**Problem details**
Reproduce, from the lines below, exactly the stretch that begins at the line containing "friends | ranking |" and ends at the line containing "Kiln > Basil |", both included.

**Records to process**
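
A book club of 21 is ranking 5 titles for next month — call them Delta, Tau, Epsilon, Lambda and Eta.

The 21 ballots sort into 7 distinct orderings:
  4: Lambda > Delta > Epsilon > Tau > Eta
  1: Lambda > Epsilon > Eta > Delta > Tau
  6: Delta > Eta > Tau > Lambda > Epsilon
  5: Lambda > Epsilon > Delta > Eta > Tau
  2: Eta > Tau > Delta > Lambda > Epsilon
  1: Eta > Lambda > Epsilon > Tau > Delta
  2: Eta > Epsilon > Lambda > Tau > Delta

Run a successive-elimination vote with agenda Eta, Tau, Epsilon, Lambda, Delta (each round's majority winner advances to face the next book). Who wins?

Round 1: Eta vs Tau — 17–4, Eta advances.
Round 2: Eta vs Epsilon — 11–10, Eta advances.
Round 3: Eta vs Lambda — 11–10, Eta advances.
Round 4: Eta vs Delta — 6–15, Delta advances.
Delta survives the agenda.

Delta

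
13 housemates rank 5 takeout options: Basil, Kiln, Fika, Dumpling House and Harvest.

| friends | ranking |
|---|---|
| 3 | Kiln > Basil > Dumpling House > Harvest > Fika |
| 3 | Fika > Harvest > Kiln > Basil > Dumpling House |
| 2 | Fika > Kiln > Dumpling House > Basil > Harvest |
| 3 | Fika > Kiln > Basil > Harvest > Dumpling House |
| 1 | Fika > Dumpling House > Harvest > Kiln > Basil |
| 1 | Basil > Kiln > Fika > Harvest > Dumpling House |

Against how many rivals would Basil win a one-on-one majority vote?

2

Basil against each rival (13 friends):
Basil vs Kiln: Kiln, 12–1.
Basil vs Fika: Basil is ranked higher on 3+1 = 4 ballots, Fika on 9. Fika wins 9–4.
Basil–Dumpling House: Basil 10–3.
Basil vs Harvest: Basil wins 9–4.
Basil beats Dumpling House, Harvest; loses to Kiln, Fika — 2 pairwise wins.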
==
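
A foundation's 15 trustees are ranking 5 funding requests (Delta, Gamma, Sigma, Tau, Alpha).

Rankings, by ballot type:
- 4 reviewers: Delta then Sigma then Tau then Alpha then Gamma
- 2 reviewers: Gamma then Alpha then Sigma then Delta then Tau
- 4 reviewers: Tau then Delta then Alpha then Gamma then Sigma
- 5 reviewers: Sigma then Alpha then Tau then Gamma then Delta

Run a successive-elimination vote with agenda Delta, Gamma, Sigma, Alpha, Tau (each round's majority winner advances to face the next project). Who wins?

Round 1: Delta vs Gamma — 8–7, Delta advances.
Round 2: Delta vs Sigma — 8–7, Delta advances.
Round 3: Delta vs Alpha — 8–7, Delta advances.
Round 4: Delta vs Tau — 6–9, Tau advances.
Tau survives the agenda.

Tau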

**Task answer**
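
| friends | ranking |
|---|---|
| 3 | Kiln > Basil > Dumpling House > Harvest > Fika |
| 3 | Fika > Harvest > Kiln > Basil > Dumpling House |
| 2 | Fika > Kiln > Dumpling House > Basil > Harvest |
| 3 | Fika > Kiln > Basil > Harvest > Dumpling House |
| 1 | Fika > Dumpling House > Harvest > Kiln > Basil |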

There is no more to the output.